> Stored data

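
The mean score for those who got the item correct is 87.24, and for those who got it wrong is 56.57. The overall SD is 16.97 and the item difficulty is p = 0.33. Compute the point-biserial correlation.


q = 1 - p = 0.67
rpb = ((M1 - M0) / SD) * sqrt(p * q)
rpb = ((87.24 - 56.57) / 16.97) * sqrt(0.33 * 0.67)
rpb = 0.8498

0.8498


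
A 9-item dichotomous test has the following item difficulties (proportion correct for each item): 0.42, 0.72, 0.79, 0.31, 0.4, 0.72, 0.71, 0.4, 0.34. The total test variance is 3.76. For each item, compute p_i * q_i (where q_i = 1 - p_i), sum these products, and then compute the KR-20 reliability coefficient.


For each item, compute p_i * q_i:
  Item 1: 0.42 * 0.58 = 0.2436
  Item 2: 0.72 * 0.28 = 0.2016
  Item 3: 0.79 * 0.21 = 0.1659
  Item 4: 0.31 * 0.69 = 0.2139
  Item 5: 0.4 * 0.6 = 0.24
  Item 6: 0.72 * 0.28 = 0.2016
  Item 7: 0.71 * 0.29 = 0.2059
  Item 8: 0.4 * 0.6 = 0.24
  Item 9: 0.34 * 0.66 = 0.2244
Sum(p_i * q_i) = 0.2436 + 0.2016 + 0.1659 + 0.2139 + 0.24 + 0.2016 + 0.2059 + 0.24 + 0.2244 = 1.9369
KR-20 = (k/(k-1)) * (1 - Sum(p_i*q_i) / Var_total)
= (9/8) * (1 - 1.9369/3.76)
= 1.125 * 0.4849
KR-20 = 0.5455

0.5455


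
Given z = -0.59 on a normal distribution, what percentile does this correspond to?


CDF(z) = 0.5 * (1 + erf(z/sqrt(2)))
erf(-0.4172) = -0.4448
CDF = 0.2776
Percentile rank = 0.2776 * 100 = 27.76

27.76


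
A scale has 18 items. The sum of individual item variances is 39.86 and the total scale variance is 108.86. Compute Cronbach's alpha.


alpha = (k/(k-1)) * (1 - sum(si^2)/s_total^2)
= (18/17) * (1 - 39.86/108.86)
alpha = 0.6711

0.6711


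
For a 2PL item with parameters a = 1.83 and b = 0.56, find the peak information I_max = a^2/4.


For 2PL, max info at theta = b = 0.56
I_max = a^2 / 4 = 1.83^2 / 4
= 3.3489 / 4
I_max = 0.8372

0.8372


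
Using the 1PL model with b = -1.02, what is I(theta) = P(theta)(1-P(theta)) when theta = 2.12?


P = 1/(1+exp(-(2.12--1.02))) = 0.9585
I = P*(1-P) = 0.9585 * 0.0415
I = 0.0398

0.0398


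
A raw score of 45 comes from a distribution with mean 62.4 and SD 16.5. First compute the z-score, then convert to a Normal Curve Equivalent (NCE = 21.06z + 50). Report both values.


z = (X - mean) / SD = (45 - 62.4) / 16.5
z = -17.4 / 16.5
z = -1.0545
NCE = NCE = 21.06z + 50
Carry z at full precision (z = -17.4 / 16.5) into the conversion:
NCE = 21.06 * (-17.4 / 16.5) + 50 = -366.444 / 16.5 + 50
NCE = -22.2087 + 50
NCE = 27.7913

27.7913


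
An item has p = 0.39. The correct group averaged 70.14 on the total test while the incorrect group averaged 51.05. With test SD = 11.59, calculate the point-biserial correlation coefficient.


q = 1 - p = 0.61
rpb = ((M1 - M0) / SD) * sqrt(p * q)
rpb = ((70.14 - 51.05) / 11.59) * sqrt(0.39 * 0.61)
rpb = 0.8034

0.8034


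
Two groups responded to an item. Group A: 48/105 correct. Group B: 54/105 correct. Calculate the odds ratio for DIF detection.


Odds_A = 48/57 = 0.8421
Odds_B = 54/51 = 1.0588
OR = Odds_A / Odds_B = 0.8421 / 1.0588
Exactly, OR = (48 * 51) / (57 * 54) = 2448 / 3078
OR = 0.7953

0.7953


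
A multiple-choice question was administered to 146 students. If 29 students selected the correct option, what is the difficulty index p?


Item difficulty p = number correct / total examinees
p = 29 / 146
p = 0.1986

0.1986


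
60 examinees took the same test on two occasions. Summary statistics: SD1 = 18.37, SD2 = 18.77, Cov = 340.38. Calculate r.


r = cov(X,Y) / (SD_X * SD_Y)
r = 340.38 / (18.37 * 18.77)
r = 340.38 / 344.8049
r = 0.9872

0.9872


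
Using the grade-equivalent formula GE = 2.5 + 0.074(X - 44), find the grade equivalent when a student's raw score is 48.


raw - median = 48 - 44 = 4
slope * diff = 0.074 * 4 = 0.296
GE = 2.5 + 0.296
GE = 2.796

2.796


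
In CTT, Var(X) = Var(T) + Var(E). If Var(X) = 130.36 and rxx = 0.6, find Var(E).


var_true = rxx * var_obs = 0.6 * 130.36 = 78.216
var_error = var_obs - var_true
var_error = 130.36 - 78.216
var_error = 52.144

52.144


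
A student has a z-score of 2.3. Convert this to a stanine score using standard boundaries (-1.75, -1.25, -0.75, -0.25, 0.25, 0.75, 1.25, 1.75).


Stanine boundaries: [-1.75, -1.25, -0.75, -0.25, 0.25, 0.75, 1.25, 1.75]
z = 2.3
Check each boundary:
  z >= -1.75 -> could be stanine 2
  z >= -1.25 -> could be stanine 3
  z >= -0.75 -> could be stanine 4
  z >= -0.25 -> could be stanine 5
  z >= 0.25 -> could be stanine 6
  z >= 0.75 -> could be stanine 7
  z >= 1.25 -> could be stanine 8
  z >= 1.75 -> could be stanine 9
Highest qualifying boundary gives stanine = 9

9


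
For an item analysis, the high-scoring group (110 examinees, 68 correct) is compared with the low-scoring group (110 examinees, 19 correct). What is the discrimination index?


p_upper = 68/110 = 0.6182
p_lower = 19/110 = 0.1727
D = 0.6182 - 0.1727 = 0.4455

0.4455


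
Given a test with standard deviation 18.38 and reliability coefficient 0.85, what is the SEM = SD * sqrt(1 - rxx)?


SEM = SD * sqrt(1 - rxx)
SEM = 18.38 * sqrt(1 - 0.85)
SEM = 18.38 * sqrt(0.15) = 18.38 * 0.387298
SEM = 7.1185

7.1185


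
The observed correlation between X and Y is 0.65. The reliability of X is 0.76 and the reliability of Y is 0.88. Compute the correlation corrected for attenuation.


r_corrected = rxy / sqrt(rxx * ryy)
= 0.65 / sqrt(0.76 * 0.88)
= 0.65 / sqrt(0.6688)
= 0.65 / 0.817802
r_corrected = 0.7948

0.7948


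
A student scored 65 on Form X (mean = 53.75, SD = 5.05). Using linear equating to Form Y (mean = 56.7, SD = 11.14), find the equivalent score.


slope = SD_Y / SD_X = 11.14 / 5.05 ~ 2.2059
intercept = mean_Y - slope * mean_X = 56.7 - (11.14 / 5.05) * 53.75 ~ -61.8693
Y = slope * X + intercept. To avoid rounding drift from the rounded slope/intercept, evaluate the equivalent form Y = mean_Y + SD_Y * (X - mean_X) / SD_X at full precision:
Y = 56.7 + 11.14 * (65 - 53.75) / 5.05
Y = 56.7 + 11.14 * 11.25 / 5.05
Y = 56.7 + 125.325 / 5.05
Y = 56.7 + 24.8168
Y = 81.5168

81.5168


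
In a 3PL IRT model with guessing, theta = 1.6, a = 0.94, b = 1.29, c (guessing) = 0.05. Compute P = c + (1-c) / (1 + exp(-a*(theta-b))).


logit = 0.94*(1.6 - 1.29) = 0.2914
P* = 1/(1 + exp(-0.2914)) = 0.5723
P = 0.05 + (1 - 0.05) * 0.5723
P = 0.5937

0.5937


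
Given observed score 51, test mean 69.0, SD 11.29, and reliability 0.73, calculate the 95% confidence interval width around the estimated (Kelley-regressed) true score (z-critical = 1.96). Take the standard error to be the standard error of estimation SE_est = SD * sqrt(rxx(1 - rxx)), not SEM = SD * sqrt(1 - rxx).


True score estimate = 0.73*51 + 0.27*69.0 = 55.86
SE_est = SD * sqrt(rxx * (1 - rxx)) = 11.29 * sqrt(0.73 * 0.27) = 11.29 * sqrt(0.1971) = 5.012302
CI = T_est +/- z * SE_est, so width = 2 * z * SE_est = 2 * 1.96 * 5.012302
Width = 19.6482

19.6482


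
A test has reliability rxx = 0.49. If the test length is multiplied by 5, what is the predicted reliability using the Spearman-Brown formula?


r_new = (n * rxx) / (1 + (n-1) * rxx)
r_new = (5 * 0.49) / (1 + 4 * 0.49)
r_new = 2.45 / 2.96
r_new = 0.8277

0.8277


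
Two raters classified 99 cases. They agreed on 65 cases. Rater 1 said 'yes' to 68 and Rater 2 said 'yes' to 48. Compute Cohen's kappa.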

> REQUIREMENT
Taking the line with "A test has reliability" as the first, copy every line through the end of the entries above exactly, with no others.

> ANSWER TO THIS PROBLEM
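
A test has reliability rxx = 0.49. If the test length is multiplied by 5, what is the predicted reliability using the Spearman-Brown formula?


r_new = (n * rxx) / (1 + (n-1) * rxx)
r_new = (5 * 0.49) / (1 + 4 * 0.49)
r_new = 2.45 / 2.96
r_new = 0.8277

0.8277


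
Two raters classified 99 cases. They agreed on 65 cases. Rater 1 said 'yes' to 68 and Rater 2 said 'yes' to 48. Compute Cohen's kappa.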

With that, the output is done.